Saved data entries
• • • • • • •

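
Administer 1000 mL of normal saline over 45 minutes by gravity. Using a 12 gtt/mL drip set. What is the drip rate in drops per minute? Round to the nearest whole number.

1000 mL ÷ (45 min) = 22.22222 mL/min
22.22222 mL/min × 12 gtt/mL = 266.6667 gtt/min

267 gtt/min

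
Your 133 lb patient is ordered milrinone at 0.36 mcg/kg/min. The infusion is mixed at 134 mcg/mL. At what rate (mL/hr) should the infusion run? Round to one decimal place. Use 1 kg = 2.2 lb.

9.7 mL/hr

Weight = 133 lb ÷ 2.2 lb/kg = 60.45455 kg
Dose = 0.36 mcg/kg/min × 60.45455 kg = 21.76364 mcg/min
21.76364 mcg/min × 60 min/hr = 1305.818 mcg/hr
Rate = 1305.818 mcg/hr ÷ 134 mcg/mL = 9.744912 mL/hr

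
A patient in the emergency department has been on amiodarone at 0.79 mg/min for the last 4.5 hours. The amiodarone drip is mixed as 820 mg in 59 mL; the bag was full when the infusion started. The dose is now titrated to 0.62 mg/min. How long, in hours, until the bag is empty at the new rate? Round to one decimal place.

16.3 hours

Initial rate:
0.79 mg/min × 60 min/hr = 47.4 mg/hr
Concentration = 820 mg ÷ 59 mL = 13.89831 mg/mL
Rate = 47.4 mg/hr ÷ 13.89831 mg/mL = 3.410488 mL/hr
Volume infused so far = 3.410488 mL/hr × 4.5 hr = 15.3472 mL
Volume remaining = 59 − 15.3472 = 43.6528 mL
New rate:
0.62 mg/min × 60 min/hr = 37.2 mg/hr
Rate = 37.2 mg/hr ÷ 13.89831 mg/mL = 2.676585 mL/hr
Time remaining = 43.6528 mL ÷ 2.676585 mL/hr = 16.30914 hr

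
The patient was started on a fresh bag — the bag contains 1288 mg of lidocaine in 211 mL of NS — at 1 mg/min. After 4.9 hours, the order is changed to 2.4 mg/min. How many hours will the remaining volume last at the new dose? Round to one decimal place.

Initial rate:
1 mg/min × 60 min/hr = 60 mg/hr
Concentration = 1288 mg ÷ 211 mL = 6.104265 mg/mL
Rate = 60 mg/hr ÷ 6.104265 mg/mL = 9.829193 mL/hr
Volume infused so far = 9.829193 mL/hr × 4.9 hr = 48.16304 mL
Volume remaining = 211 − 48.16304 = 162.837 mL
New rate:
2.4 mg/min × 60 min/hr = 144 mg/hr
Rate = 144 mg/hr ÷ 6.104265 mg/mL = 23.59006 mL/hr
Time remaining = 162.837 mL ÷ 23.59006 mL/hr = 6.902778 hr

6.9 hours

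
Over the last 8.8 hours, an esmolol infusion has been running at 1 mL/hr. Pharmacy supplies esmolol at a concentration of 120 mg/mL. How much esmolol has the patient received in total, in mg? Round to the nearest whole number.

Concentration = 120 mg/mL = 120000 mcg/mL
Drug rate = 1 mL/hr × 120000 mcg/mL = 120000 mcg/hr
Total = 120000 mcg/hr × 8.8 hr = 1056000 mcg = 1056 mg

1056 mg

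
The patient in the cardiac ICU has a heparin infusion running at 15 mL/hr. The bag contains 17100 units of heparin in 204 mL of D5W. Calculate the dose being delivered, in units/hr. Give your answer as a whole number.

Concentration = 17100 units ÷ 204 mL = 83.82353 units/mL
Drug rate = 15 mL/hr × 83.82353 units/mL = 1257.353 units/hr

1257 units/hr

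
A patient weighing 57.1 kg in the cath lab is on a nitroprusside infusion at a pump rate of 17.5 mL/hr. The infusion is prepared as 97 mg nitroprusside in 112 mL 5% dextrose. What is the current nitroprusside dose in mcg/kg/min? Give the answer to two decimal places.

4.42 mcg/kg/min

Concentration = 97 mg ÷ 112 mL = 0.8660714 mg/mL = 866.0714 mcg/mL
Drug rate = 17.5 mL/hr × 866.0714 mcg/mL = 15156.25 mcg/hr
15156.25 mcg/hr ÷ 60 min/hr = 252.6042 mcg/min
252.6042 mcg/min ÷ 57.1 kg = 4.423891 mcg/kg/min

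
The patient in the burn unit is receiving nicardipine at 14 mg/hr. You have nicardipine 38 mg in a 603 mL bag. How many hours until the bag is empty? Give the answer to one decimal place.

Concentration = 38 mg ÷ 603 mL = 0.06301824 mg/mL
Rate = 14 mg/hr ÷ 0.06301824 mg/mL = 222.1579 mL/hr
Duration = 603 mL ÷ 222.1579 mL/hr = 2.714286 hr

2.7 hours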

• • • • • • •

Task prompt: Repeat all of the data exactly as given.

Exercise result:
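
Administer 1000 mL of normal saline over 45 minutes by gravity. Using a 12 gtt/mL drip set. What is the drip rate in drops per minute? Round to the nearest whole number.

1000 mL ÷ (45 min) = 22.22222 mL/min
22.22222 mL/min × 12 gtt/mL = 266.6667 gtt/min

267 gtt/min

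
Your 133 lb patient is ordered milrinone at 0.36 mcg/kg/min. The infusion is mixed at 134 mcg/mL. At what rate (mL/hr) should the infusion run? Round to one decimal place. Use 1 kg = 2.2 lb.

9.7 mL/hr

Weight = 133 lb ÷ 2.2 lb/kg = 60.45455 kg
Dose = 0.36 mcg/kg/min × 60.45455 kg = 21.76364 mcg/min
21.76364 mcg/min × 60 min/hr = 1305.818 mcg/hr
Rate = 1305.818 mcg/hr ÷ 134 mcg/mL = 9.744912 mL/hr

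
A patient in the emergency department has been on amiodarone at 0.79 mg/min for the last 4.5 hours. The amiodarone drip is mixed as 820 mg in 59 mL; the bag was full when the infusion started. The dose is now titrated to 0.62 mg/min. How long, in hours, until the bag is empty at the new rate? Round to one decimal place.

16.3 hours

Initial rate:
0.79 mg/min × 60 min/hr = 47.4 mg/hr
Concentration = 820 mg ÷ 59 mL = 13.89831 mg/mL
Rate = 47.4 mg/hr ÷ 13.89831 mg/mL = 3.410488 mL/hr
Volume infused so far = 3.410488 mL/hr × 4.5 hr = 15.3472 mL
Volume remaining = 59 − 15.3472 = 43.6528 mL
New rate:
0.62 mg/min × 60 min/hr = 37.2 mg/hr
Rate = 37.2 mg/hr ÷ 13.89831 mg/mL = 2.676585 mL/hr
Time remaining = 43.6528 mL ÷ 2.676585 mL/hr = 16.30914 hr

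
The patient was started on a fresh bag — the bag contains 1288 mg of lidocaine in 211 mL of NS — at 1 mg/min. After 4.9 hours, the order is changed to 2.4 mg/min. How many hours will the remaining volume last at the new dose? Round to one decimal place.

Initial rate:
1 mg/min × 60 min/hr = 60 mg/hr
Concentration = 1288 mg ÷ 211 mL = 6.104265 mg/mL
Rate = 60 mg/hr ÷ 6.104265 mg/mL = 9.829193 mL/hr
Volume infused so far = 9.829193 mL/hr × 4.9 hr = 48.16304 mL
Volume remaining = 211 − 48.16304 = 162.837 mL
New rate:
2.4 mg/min × 60 min/hr = 144 mg/hr
Rate = 144 mg/hr ÷ 6.104265 mg/mL = 23.59006 mL/hr
Time remaining = 162.837 mL ÷ 23.59006 mL/hr = 6.902778 hr

6.9 hours

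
Over the last 8.8 hours, an esmolol infusion has been running at 1 mL/hr. Pharmacy supplies esmolol at a concentration of 120 mg/mL. How much esmolol has the patient received in total, in mg? Round to the nearest whole number.

Concentration = 120 mg/mL = 120000 mcg/mL
Drug rate = 1 mL/hr × 120000 mcg/mL = 120000 mcg/hr
Total = 120000 mcg/hr × 8.8 hr = 1056000 mcg = 1056 mg

1056 mg

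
The patient in the cardiac ICU has a heparin infusion running at 15 mL/hr. The bag contains 17100 units of heparin in 204 mL of D5W. Calculate the dose being delivered, in units/hr. Give your answer as a whole number.

Concentration = 17100 units ÷ 204 mL = 83.82353 units/mL
Drug rate = 15 mL/hr × 83.82353 units/mL = 1257.353 units/hr

1257 units/hr

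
A patient weighing 57.1 kg in the cath lab is on a nitroprusside infusion at a pump rate of 17.5 mL/hr. The infusion is prepared as 97 mg nitroprusside in 112 mL 5% dextrose. What is the current nitroprusside dose in mcg/kg/min? Give the answer to two decimal places.

4.42 mcg/kg/min

Concentration = 97 mg ÷ 112 mL = 0.8660714 mg/mL = 866.0714 mcg/mL
Drug rate = 17.5 mL/hr × 866.0714 mcg/mL = 15156.25 mcg/hr
15156.25 mcg/hr ÷ 60 min/hr = 252.6042 mcg/min
252.6042 mcg/min ÷ 57.1 kg = 4.423891 mcg/kg/min

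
The patient in the burn unit is receiving nicardipine at 14 mg/hr. You have nicardipine 38 mg in a 603 mL bag. How many hours until the bag is empty? Give the answer to one decimal place.

Concentration = 38 mg ÷ 603 mL = 0.06301824 mg/mL
Rate = 14 mg/hr ÷ 0.06301824 mg/mL = 222.1579 mL/hr
Duration = 603 mL ÷ 222.1579 mL/hr = 2.714286 hr

2.7 hours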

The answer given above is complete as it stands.